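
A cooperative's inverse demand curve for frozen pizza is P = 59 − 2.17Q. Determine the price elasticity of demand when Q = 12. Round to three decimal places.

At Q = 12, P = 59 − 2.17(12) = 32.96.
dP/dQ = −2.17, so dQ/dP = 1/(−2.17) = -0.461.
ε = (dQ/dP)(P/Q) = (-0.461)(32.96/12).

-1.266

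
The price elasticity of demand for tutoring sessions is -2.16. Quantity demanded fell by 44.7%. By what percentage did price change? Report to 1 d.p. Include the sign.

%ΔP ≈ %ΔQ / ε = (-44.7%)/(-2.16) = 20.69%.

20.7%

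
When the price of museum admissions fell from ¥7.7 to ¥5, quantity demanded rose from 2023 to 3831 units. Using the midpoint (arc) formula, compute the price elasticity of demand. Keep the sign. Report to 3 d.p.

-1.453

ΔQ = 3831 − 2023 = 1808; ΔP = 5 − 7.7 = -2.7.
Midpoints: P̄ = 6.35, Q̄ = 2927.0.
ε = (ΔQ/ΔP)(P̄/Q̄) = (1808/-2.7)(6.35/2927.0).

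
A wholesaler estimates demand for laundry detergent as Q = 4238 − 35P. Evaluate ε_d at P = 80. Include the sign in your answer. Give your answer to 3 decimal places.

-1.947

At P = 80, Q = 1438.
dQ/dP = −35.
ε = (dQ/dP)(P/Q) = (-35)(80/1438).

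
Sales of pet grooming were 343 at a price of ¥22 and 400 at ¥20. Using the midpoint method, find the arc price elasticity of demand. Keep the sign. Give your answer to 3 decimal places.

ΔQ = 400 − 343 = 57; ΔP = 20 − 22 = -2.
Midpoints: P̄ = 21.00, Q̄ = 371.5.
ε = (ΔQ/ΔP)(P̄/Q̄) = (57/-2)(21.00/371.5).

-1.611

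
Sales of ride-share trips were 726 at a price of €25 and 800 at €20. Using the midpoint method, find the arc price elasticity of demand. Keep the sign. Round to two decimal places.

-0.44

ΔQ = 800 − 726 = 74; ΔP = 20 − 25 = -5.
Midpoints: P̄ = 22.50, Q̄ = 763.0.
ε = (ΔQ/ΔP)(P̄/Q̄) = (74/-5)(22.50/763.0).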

Exercise brief. What goes in the answer is the run of lines from the one holding "Sales of ride-share" to the end of the entries, reproduced exactly and with nothing else.

Solution below.
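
Sales of ride-share trips were 726 at a price of €25 and 800 at €20. Using the midpoint method, find the arc price elasticity of demand. Keep the sign. Round to two decimal places.

-0.44

ΔQ = 800 − 726 = 74; ΔP = 20 − 25 = -5.
Midpoints: P̄ = 22.50, Q̄ = 763.0.
ε = (ΔQ/ΔP)(P̄/Q̄) = (74/-5)(22.50/763.0).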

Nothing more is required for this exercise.